## TO DO
Return the lines below that carry the word "segments".

## INPUT MATERIAL
━━━━━━━━━━━━━━━━━━━━━━━━━━━━━━
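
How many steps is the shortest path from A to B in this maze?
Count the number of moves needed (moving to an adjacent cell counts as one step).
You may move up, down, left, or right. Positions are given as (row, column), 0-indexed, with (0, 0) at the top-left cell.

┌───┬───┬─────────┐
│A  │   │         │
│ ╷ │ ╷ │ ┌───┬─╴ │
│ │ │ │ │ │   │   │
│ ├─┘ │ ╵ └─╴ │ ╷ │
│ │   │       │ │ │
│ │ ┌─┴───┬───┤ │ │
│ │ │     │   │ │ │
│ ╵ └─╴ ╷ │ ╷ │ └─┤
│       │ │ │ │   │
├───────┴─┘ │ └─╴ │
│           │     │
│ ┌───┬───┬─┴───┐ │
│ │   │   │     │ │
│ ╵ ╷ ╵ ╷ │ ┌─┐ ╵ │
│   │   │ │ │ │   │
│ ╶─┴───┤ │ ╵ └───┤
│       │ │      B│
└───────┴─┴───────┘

Using BFS to find shortest path:
Start: (0, 0), End: (8, 8)
Path found:
(0,0) → (1,0) → (2,0) → (3,0) → (4,0) → (4,1) → (3,1) → (2,1) → (2,2) → (1,2) → (0,2) → (0,3) → (1,3) → (2,3) → (2,4) → (1,4) → (0,4) → (0,5) → (0,6) → (0,7) → (0,8) → (1,8) → (1,7) → (2,7) → (3,7) → (4,7) → (4,8) → (5,8) → (6,8) → (7,8) → (7,7) → (6,7) → (6,6) → (6,5) → (7,5) → (8,5) → (8,6) → (8,7) → (8,8)
Number of steps: 38

Solution:

┌───┬───┬─────────┐
│A  │↱ ↓│↱ → → → ↓│
│ ╷ │ ╷ │ ┌───┬─╴ │
│↓│ │↑│↓│↑│   │↓ ↲│
│ ├─┘ │ ╵ └─╴ │ ╷ │
│↓│↱ ↑│↳ ↑    │↓│ │
│ │ ┌─┴───┬───┤ │ │
│↓│↑│     │   │↓│ │
│ ╵ └─╴ ╷ │ ╷ │ └─┤
│↳ ↑    │ │ │ │↳ ↓│
├───────┴─┘ │ └─╴ │
│           │    ↓│
│ ┌───┬───┬─┴───┐ │
│ │   │   │↓ ← ↰│↓│
│ ╵ ╷ ╵ ╷ │ ┌─┐ ╵ │
│   │   │ │↓│ │↑ ↲│
│ ╶─┴───┤ │ ╵ └───┤
│       │ │↳ → → B│
└───────┴─┴───────┘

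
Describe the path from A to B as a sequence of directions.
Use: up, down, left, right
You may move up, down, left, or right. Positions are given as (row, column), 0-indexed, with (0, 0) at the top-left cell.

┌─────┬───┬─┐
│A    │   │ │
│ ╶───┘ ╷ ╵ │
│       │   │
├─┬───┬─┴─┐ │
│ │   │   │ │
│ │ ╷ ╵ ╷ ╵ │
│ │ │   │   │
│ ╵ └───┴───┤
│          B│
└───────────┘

Finding the path and converting it to directions:
Path through cells: (0,0) → (1,0) → (1,1) → (1,2) → (1,3) → (0,3) → (0,4) → (1,4) → (1,5) → (2,5) → (3,5) → (3,4) → (2,4) → (2,3) → (3,3) → (3,2) → (2,2) → (2,1) → (3,1) → (4,1) → (4,2) → (4,3) → (4,4) → (4,5)
Directions: down, right, right, right, up, right, down, right, down, down, left, up, left, down, left, up, left, down, down, right, right, right, right

Solution:

┌─────┬───┬─┐
│A    │↱ ↓│ │
│ ╶───┘ ╷ ╵ │
│↳ → → ↑│↳ ↓│
├─┬───┬─┴─┐ │
│ │↓ ↰│↓ ↰│↓│
│ │ ╷ ╵ ╷ ╵ │
│ │↓│↑ ↲│↑ ↲│
│ ╵ └───┴───┤
│  ↳ → → → B│
└───────────┘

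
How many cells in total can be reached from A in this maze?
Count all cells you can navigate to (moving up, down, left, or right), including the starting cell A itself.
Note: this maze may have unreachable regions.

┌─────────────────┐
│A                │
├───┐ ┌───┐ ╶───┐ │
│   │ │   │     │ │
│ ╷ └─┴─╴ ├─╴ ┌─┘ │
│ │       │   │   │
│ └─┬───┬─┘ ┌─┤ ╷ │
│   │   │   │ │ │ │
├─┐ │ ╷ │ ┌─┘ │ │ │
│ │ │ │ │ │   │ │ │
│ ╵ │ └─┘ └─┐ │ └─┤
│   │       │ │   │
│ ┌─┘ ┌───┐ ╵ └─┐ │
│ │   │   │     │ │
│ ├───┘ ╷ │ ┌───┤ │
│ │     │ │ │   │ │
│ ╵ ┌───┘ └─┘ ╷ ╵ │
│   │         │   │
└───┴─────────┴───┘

Using BFS/flood-fill to find all reachable cells from A:
Maze size: 9 × 9 = 81 total cells
All cells are reachable — the maze is fully connected.
Reachable cells: 81

Reachable region (· marks reachable cells):

┌─────────────────┐
│A · · · · · · · ·│
├───┐ ┌───┐ ╶───┐ │
│· ·│·│· ·│· · ·│·│
│ ╷ └─┴─╴ ├─╴ ┌─┘ │
│·│· · · ·│· ·│· ·│
│ └─┬───┬─┘ ┌─┤ ╷ │
│· ·│· ·│· ·│·│·│·│
├─┐ │ ╷ │ ┌─┘ │ │ │
│·│·│·│·│·│· ·│·│·│
│ ╵ │ └─┘ └─┐ │ └─┤
│· ·│· · · ·│·│· ·│
│ ┌─┘ ┌───┐ ╵ └─┐ │
│·│· ·│· ·│· · ·│·│
│ ├───┘ ╷ │ ┌───┤ │
│·│· · ·│·│·│· ·│·│
│ ╵ ┌───┘ └─┘ ╷ ╵ │
│· ·│· · · · ·│· ·│
└───┴─────────┴───┘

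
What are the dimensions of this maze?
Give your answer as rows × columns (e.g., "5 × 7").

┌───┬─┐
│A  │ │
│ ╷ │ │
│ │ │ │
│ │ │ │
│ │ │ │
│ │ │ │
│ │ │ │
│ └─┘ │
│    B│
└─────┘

Counting the maze dimensions:
Rows (vertical): 5
Columns (horizontal): 3
Dimensions: 5 × 3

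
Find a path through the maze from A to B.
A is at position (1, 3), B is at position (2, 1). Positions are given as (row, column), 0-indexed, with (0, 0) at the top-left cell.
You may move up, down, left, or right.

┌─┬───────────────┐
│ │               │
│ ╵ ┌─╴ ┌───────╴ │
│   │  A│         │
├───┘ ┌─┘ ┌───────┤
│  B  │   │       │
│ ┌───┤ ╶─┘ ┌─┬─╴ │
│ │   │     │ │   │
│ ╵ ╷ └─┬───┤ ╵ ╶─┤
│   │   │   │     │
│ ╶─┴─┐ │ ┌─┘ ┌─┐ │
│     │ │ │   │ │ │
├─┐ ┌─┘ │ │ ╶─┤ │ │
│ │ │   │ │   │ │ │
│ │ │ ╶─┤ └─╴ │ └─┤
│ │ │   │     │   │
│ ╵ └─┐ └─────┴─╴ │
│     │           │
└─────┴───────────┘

Finding the shortest path from (1, 3) to (2, 1):
Path length: 3 steps
Directions: left → down → left

Solution:

┌─┬───────────────┐
│ │               │
│ ╵ ┌─╴ ┌───────╴ │
│   │↓ A│         │
├───┘ ┌─┘ ┌───────┤
│  B ↲│   │       │
│ ┌───┤ ╶─┘ ┌─┬─╴ │
│ │   │     │ │   │
│ ╵ ╷ └─┬───┤ ╵ ╶─┤
│   │   │   │     │
│ ╶─┴─┐ │ ┌─┘ ┌─┐ │
│     │ │ │   │ │ │
├─┐ ┌─┘ │ │ ╶─┤ │ │
│ │ │   │ │   │ │ │
│ │ │ ╶─┤ └─╴ │ └─┤
│ │ │   │     │   │
│ ╵ └─┐ └─────┴─╴ │
│     │           │
└─────┴───────────┘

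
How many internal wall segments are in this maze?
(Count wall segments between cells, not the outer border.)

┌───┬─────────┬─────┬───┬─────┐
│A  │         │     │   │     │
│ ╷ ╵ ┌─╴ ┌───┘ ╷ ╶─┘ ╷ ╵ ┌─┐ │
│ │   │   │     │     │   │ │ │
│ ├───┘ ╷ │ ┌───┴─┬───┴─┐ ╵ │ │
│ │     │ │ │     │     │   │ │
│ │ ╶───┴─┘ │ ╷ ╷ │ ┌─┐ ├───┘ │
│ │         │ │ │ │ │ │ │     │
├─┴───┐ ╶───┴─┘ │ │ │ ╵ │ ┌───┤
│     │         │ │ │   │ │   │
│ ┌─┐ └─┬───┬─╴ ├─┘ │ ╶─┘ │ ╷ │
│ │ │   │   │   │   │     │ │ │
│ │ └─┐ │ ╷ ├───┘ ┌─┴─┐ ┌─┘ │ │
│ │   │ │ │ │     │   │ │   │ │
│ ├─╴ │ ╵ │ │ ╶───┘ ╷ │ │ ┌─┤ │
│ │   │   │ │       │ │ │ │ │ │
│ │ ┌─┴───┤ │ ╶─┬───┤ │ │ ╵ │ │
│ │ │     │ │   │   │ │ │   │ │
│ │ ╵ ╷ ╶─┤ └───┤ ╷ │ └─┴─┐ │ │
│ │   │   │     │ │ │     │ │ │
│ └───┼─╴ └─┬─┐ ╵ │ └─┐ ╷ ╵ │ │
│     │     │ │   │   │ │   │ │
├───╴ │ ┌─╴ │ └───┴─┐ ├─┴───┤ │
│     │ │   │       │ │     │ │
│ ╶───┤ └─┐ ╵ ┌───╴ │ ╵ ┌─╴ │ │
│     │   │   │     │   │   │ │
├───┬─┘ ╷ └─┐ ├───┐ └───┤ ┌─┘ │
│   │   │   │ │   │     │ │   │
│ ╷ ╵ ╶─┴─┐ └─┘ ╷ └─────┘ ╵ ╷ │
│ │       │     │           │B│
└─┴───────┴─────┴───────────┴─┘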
━━━━━━━━━━━━━━━━━━━━━━━━━━━━━━
## ANSWER FOR THIS EXERCISE
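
How many internal wall segments are in this maze?
(Count wall segments between cells, not the outer border.)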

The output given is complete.